Excerpts from a dataset:
= Beginning of Section =
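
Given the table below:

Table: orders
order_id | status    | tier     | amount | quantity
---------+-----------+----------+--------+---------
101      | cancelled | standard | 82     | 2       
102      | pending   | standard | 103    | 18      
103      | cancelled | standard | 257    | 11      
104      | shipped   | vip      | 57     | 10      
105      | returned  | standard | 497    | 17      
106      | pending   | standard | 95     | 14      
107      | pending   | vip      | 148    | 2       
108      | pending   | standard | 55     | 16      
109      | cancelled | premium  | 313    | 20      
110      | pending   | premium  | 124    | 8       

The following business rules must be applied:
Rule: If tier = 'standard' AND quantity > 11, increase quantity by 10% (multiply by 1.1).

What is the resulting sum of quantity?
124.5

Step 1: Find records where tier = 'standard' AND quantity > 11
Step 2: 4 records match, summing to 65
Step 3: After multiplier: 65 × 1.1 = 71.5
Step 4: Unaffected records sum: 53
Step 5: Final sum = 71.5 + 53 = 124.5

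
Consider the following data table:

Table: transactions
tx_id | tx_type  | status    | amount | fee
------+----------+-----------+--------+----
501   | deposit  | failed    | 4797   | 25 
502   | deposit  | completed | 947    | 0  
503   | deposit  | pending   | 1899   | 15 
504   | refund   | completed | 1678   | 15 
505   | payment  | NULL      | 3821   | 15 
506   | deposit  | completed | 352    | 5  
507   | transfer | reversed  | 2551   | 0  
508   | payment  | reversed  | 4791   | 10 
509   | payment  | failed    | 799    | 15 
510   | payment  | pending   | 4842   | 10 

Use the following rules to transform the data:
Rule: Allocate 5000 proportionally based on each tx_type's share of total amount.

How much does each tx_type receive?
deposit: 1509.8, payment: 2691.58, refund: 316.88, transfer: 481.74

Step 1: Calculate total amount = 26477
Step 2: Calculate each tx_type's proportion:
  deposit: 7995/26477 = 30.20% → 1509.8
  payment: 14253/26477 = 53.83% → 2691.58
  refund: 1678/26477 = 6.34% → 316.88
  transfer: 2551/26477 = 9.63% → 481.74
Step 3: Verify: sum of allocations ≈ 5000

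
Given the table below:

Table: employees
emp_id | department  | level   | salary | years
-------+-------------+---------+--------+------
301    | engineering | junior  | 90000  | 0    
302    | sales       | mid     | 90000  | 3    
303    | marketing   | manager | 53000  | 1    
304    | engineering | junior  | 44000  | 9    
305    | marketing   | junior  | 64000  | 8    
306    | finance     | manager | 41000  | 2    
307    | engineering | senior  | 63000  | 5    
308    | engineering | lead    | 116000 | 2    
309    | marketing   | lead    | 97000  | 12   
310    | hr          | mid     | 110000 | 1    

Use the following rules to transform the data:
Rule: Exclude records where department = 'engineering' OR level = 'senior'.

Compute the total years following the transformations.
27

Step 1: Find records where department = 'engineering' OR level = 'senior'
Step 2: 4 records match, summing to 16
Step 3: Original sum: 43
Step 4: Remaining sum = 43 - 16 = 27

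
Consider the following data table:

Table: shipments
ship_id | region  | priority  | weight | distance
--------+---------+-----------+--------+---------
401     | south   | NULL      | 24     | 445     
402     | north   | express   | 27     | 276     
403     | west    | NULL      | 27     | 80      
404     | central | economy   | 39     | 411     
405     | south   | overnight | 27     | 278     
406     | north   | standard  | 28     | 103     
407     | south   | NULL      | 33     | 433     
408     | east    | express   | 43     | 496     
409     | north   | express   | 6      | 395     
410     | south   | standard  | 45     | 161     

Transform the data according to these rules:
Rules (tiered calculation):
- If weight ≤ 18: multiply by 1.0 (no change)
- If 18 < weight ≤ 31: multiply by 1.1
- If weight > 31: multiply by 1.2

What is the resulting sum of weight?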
= End of Section =
= Beginning of Section =
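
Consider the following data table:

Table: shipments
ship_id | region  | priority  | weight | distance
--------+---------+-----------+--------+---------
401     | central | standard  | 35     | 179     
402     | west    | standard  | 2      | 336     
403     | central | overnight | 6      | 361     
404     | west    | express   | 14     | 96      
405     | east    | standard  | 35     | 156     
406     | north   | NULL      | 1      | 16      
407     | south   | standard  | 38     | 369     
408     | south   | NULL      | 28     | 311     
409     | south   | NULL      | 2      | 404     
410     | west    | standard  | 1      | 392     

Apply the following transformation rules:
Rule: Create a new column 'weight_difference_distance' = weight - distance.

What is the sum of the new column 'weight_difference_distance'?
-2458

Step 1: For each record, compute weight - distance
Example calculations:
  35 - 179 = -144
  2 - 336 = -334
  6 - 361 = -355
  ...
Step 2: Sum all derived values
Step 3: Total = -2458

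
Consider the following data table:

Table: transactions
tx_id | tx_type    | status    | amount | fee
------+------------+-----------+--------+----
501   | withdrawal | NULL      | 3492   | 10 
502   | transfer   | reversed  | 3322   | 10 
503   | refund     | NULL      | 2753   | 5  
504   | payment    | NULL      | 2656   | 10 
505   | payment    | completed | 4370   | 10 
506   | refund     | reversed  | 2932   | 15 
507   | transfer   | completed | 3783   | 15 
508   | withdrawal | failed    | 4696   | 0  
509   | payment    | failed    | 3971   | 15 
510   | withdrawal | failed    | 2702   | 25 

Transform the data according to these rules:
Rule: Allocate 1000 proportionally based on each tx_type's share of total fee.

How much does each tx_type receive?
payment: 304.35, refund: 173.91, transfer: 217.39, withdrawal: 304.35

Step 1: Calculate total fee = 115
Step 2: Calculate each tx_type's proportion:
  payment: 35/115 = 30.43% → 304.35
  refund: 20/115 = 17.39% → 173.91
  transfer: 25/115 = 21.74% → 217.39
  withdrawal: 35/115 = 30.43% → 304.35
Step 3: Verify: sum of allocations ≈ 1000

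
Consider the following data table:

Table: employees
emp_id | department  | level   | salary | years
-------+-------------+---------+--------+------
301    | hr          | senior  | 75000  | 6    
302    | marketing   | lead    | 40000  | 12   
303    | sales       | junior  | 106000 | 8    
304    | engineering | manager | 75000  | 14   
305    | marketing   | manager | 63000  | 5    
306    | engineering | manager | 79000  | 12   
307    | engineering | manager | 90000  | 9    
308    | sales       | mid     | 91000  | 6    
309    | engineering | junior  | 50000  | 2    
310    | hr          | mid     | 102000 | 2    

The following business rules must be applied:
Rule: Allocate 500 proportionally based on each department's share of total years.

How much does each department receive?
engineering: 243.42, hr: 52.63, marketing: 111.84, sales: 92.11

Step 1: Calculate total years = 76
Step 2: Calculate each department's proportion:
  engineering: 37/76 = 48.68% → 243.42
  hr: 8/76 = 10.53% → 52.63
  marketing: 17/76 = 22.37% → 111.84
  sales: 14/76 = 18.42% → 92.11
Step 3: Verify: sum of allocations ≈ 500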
= End of Section =
REQUIRED ACTION: Search the entries above for the string "proportionally", and report each line where it occurs.

OUTPUT FOR THIS TASK:
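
Rule: Allocate 5000 proportionally based on each tx_type's share of total amount.
Rule: Allocate 1000 proportionally based on each tx_type's share of total fee.
Rule: Allocate 500 proportionally based on each department's share of total years.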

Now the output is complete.